▶ [Your objective]: Among the entries below, one line contains "thr0.R0=0 thr2.R0=2 thr2.R1=0" and another contains "thr0.R0=2 thr2.R0=2 thr2.R1=0". Transcribe those two lines and every line between them, exactly.

• • • •

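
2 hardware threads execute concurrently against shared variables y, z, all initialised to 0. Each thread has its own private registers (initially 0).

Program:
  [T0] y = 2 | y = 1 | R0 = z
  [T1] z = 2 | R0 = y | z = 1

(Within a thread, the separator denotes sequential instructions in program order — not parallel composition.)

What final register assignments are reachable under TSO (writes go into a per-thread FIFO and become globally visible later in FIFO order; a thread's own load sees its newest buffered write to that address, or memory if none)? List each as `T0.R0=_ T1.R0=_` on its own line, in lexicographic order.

T0.R0=0 T1.R0=0
T0.R0=0 T1.R0=1
T0.R0=0 T1.R0=2
T0.R0=1 T1.R0=0
T0.R0=1 T1.R0=1
T0.R0=1 T1.R0=2
T0.R0=2 T1.R0=0
T0.R0=2 T1.R0=1
T0.R0=2 T1.R0=2

outcome vector order: (T0.R0,T1.R0)
|TSO outcomes| = 9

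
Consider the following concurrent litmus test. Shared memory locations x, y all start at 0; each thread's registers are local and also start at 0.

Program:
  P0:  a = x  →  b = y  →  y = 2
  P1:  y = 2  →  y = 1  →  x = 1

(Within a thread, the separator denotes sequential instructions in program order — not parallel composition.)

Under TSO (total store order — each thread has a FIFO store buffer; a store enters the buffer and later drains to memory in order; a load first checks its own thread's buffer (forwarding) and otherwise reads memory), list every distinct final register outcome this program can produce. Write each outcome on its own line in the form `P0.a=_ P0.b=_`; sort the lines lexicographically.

outcome vector order: (P0.a,P0.b)
|TSO outcomes| = 4

P0.a=0 P0.b=0
P0.a=0 P0.b=1
P0.a=0 P0.b=2
P0.a=1 P0.b=1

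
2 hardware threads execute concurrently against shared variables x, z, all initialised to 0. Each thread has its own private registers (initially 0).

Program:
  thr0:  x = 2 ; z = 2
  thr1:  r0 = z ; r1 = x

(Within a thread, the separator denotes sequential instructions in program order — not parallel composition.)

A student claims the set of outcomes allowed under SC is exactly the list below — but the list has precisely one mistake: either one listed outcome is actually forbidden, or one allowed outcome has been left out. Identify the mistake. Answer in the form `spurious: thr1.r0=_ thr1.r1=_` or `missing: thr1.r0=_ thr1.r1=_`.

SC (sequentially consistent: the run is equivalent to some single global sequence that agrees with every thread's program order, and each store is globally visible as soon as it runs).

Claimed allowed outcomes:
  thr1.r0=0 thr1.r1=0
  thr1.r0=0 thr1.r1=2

outcome vector order: (thr1.r0,thr1.r1)
SC: 3 outcomes — {00; 02; 22}
SC∖claimed = {22}

missing: thr1.r0=2 thr1.r1=2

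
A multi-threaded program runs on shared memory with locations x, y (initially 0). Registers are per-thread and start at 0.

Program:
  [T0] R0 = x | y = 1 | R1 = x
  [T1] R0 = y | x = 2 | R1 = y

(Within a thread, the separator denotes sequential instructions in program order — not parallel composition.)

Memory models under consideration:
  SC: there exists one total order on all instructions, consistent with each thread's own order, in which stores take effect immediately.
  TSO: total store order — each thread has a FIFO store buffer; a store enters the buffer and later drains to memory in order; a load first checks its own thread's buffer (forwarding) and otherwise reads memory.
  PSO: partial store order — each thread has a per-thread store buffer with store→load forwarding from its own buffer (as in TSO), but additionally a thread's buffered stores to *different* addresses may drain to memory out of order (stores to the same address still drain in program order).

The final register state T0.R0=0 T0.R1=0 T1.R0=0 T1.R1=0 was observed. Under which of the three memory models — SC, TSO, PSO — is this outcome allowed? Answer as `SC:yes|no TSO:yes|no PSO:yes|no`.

outcome vector order: (T0.R0,T0.R1,T1.R0,T1.R1)
under SC → (0,0,0,1) (0,0,1,1) (0,2,0,0) (0,2,0,1) (0,2,1,1) (2,2,0,0) (2,2,0,1)
under TSO → (0,0,0,0) (0,0,0,1) (0,0,1,1) (0,2,0,0) (0,2,0,1) (0,2,1,1) (2,2,0,0) (2,2,0,1)
under PSO → (0,0,0,0) (0,0,0,1) (0,0,1,1) (0,2,0,0) (0,2,0,1) (0,2,1,1) (2,2,0,0) (2,2,0,1)
target (0,0,0,0) ∈ {TSO,PSO}

SC:no TSO:yes PSO:yes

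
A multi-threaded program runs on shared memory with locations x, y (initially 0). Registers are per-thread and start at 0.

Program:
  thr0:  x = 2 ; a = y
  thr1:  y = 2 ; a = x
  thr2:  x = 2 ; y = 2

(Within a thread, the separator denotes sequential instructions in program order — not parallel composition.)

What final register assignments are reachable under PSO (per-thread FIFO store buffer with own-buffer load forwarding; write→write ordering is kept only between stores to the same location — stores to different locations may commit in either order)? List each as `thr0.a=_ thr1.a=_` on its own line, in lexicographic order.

thr0.a=0 thr1.a=0
thr0.a=0 thr1.a=2
thr0.a=2 thr1.a=0
thr0.a=2 thr1.a=2

outcome vector order: (thr0.a,thr1.a)
|PSO outcomes| = 4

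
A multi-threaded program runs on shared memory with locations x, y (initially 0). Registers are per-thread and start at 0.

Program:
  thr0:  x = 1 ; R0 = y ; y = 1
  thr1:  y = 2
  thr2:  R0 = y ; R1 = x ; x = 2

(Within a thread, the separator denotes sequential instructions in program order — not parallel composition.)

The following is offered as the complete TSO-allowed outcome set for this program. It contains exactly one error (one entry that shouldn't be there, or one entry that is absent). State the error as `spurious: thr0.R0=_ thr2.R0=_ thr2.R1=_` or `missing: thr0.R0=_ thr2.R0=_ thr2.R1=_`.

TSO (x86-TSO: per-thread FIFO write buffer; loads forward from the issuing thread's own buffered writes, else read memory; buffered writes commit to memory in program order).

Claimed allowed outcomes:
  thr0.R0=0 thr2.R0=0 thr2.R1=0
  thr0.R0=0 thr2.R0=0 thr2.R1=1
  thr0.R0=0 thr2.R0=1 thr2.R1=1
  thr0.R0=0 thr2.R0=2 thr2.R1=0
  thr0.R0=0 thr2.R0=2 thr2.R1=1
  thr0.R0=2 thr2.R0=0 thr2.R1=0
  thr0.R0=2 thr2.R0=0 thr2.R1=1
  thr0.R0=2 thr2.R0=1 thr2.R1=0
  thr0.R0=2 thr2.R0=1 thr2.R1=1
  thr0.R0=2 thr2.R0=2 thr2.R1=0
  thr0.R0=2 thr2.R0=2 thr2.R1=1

spurious: thr0.R0=2 thr2.R0=1 thr2.R1=0

outcome vector order: (thr0.R0,thr2.R0,thr2.R1)
[TSO] allowed = {000; 001; 011; 020; 021; 200; 201; 211; 220; 221}
claimed∖TSO = {210}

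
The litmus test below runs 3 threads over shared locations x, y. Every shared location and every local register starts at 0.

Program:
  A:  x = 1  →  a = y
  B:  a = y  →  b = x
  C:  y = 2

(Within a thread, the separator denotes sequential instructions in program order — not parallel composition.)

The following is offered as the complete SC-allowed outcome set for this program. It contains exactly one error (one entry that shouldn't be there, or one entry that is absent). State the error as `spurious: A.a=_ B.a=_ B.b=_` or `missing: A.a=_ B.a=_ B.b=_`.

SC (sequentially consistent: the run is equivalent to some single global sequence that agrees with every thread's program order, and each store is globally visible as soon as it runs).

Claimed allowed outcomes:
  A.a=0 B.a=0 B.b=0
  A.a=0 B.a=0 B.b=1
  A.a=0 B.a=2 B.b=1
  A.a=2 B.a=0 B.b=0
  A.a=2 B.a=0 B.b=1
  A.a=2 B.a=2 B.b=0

missing: A.a=2 B.a=2 B.b=1

outcome vector order: (A.a,B.a,B.b)
SC (7): <0 0 0>; <0 0 1>; <0 2 1>; <2 0 0>; <2 0 1>; <2 2 0>; <2 2 1>
SC∖claimed = {<2 2 1>}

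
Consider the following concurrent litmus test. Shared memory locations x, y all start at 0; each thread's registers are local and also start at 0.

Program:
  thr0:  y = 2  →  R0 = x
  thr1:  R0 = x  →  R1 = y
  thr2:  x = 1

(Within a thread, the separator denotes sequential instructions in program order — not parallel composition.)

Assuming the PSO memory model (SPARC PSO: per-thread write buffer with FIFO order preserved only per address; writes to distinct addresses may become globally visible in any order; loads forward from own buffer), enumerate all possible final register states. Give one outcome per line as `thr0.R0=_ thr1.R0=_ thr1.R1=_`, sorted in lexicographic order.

thr0.R0=0 thr1.R0=0 thr1.R1=0
thr0.R0=0 thr1.R0=0 thr1.R1=2
thr0.R0=0 thr1.R0=1 thr1.R1=0
thr0.R0=0 thr1.R0=1 thr1.R1=2
thr0.R0=1 thr1.R0=0 thr1.R1=0
thr0.R0=1 thr1.R0=0 thr1.R1=2
thr0.R0=1 thr1.R0=1 thr1.R1=0
thr0.R0=1 thr1.R0=1 thr1.R1=2

outcome vector order: (thr0.R0,thr1.R0,thr1.R1)
|PSO outcomes| = 8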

• • • •

▶ [Output below]:
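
  thr0.R0=0 thr2.R0=2 thr2.R1=0
  thr0.R0=0 thr2.R0=2 thr2.R1=1
  thr0.R0=2 thr2.R0=0 thr2.R1=0
  thr0.R0=2 thr2.R0=0 thr2.R1=1
  thr0.R0=2 thr2.R0=1 thr2.R1=0
  thr0.R0=2 thr2.R0=1 thr2.R1=1
  thr0.R0=2 thr2.R0=2 thr2.R1=0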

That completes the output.